§ Supplied data:
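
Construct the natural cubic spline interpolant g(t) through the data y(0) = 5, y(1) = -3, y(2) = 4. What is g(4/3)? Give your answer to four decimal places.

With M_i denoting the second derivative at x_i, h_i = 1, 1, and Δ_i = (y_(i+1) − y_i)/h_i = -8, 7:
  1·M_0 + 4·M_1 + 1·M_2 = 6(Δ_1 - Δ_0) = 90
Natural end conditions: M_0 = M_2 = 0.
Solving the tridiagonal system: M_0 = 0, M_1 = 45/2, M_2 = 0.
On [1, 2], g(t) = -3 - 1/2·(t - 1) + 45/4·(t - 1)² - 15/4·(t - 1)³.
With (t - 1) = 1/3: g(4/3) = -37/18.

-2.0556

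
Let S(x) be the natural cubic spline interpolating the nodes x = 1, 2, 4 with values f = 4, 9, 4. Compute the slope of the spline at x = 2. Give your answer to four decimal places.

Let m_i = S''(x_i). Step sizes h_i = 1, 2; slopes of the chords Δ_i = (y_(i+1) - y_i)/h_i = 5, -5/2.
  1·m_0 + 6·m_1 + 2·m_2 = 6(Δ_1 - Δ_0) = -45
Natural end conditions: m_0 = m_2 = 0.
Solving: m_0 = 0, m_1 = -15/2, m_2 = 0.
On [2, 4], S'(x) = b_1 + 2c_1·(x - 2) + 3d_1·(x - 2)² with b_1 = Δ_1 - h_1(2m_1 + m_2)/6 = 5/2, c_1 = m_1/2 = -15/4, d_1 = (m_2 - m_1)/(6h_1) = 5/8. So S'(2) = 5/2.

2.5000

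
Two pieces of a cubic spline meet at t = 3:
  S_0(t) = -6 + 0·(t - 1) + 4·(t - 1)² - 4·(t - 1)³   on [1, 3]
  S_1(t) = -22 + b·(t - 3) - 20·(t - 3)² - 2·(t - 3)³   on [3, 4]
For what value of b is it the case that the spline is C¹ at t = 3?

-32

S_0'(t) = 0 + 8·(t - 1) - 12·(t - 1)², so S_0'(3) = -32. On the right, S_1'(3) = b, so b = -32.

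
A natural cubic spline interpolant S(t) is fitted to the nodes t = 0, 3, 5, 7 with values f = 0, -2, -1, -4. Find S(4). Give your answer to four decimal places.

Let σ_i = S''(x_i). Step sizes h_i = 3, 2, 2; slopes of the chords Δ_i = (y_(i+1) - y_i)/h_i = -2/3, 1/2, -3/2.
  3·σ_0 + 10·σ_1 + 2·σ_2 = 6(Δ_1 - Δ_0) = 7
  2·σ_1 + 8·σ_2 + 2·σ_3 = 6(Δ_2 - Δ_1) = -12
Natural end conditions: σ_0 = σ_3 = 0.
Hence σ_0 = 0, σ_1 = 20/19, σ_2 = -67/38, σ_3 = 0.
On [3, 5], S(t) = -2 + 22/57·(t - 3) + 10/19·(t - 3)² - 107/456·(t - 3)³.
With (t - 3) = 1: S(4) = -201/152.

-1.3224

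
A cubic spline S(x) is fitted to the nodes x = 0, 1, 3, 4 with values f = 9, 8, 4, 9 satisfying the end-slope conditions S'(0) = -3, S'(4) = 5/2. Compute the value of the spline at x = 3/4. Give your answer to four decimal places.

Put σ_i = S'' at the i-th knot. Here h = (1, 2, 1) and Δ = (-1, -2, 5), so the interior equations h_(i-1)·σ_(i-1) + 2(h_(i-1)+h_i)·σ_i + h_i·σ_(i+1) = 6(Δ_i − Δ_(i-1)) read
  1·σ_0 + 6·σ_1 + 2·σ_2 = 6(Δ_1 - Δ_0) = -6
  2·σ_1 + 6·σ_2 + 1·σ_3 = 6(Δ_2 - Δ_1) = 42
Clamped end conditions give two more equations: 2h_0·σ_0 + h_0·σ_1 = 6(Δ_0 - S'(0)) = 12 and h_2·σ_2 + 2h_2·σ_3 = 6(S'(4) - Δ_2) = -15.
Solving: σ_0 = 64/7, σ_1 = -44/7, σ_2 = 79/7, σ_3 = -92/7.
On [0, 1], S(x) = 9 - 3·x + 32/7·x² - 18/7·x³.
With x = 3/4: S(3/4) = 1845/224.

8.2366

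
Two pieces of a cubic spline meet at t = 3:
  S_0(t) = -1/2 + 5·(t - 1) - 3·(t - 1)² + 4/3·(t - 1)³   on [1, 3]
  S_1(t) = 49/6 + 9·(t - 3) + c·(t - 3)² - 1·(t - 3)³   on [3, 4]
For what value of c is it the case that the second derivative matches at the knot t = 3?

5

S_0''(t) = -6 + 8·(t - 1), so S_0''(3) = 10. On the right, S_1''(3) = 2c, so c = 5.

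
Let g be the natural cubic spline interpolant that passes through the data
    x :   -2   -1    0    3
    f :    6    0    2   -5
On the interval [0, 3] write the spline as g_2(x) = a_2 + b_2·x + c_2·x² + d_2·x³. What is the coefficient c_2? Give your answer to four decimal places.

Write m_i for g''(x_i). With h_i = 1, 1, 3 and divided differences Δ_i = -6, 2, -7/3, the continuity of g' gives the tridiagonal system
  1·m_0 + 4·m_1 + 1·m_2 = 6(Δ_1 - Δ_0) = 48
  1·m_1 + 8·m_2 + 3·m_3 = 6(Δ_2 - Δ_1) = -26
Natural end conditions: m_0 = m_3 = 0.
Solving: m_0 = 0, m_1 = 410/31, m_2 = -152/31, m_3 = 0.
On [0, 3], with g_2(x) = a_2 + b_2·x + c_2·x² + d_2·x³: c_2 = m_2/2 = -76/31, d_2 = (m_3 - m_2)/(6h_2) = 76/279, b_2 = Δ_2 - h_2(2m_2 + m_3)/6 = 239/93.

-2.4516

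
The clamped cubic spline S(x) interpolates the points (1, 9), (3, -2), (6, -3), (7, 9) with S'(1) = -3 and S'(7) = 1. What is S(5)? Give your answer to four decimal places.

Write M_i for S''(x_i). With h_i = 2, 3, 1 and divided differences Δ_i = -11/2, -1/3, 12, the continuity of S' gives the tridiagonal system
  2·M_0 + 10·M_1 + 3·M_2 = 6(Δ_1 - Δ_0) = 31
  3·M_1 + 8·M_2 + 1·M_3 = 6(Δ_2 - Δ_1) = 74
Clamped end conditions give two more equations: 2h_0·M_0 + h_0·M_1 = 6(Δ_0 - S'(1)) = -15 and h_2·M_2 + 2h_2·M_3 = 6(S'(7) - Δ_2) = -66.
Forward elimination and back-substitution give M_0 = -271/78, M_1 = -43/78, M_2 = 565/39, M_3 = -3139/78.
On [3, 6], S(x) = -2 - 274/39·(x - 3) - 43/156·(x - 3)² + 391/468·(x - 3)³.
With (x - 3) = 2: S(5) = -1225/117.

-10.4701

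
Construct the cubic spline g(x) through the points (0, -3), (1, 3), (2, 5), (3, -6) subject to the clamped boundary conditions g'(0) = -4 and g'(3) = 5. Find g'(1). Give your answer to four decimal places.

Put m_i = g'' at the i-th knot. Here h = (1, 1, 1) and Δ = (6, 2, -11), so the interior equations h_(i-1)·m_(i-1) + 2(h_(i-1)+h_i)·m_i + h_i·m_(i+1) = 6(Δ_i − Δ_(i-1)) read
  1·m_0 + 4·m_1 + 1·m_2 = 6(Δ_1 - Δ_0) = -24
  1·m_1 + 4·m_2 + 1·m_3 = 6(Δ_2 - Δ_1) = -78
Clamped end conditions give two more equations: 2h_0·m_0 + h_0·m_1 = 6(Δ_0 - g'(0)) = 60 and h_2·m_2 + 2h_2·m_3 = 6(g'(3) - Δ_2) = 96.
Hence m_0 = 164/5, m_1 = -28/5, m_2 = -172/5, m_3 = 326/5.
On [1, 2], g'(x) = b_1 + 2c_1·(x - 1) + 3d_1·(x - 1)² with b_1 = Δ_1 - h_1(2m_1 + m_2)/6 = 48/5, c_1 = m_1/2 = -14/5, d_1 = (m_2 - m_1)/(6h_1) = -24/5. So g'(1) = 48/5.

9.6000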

§ Problem to solve: What you return must be the lines above that run from the line with "For what value of c" to the line with "Let g be the", inclusive, each copied exactly.

§ Answer for this exercise:
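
For what value of c is it the case that the second derivative matches at the knot t = 3?

5

S_0''(t) = -6 + 8·(t - 1), so S_0''(3) = 10. On the right, S_1''(3) = 2c, so c = 5.

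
Let g be the natural cubic spline interpolant that passes through the data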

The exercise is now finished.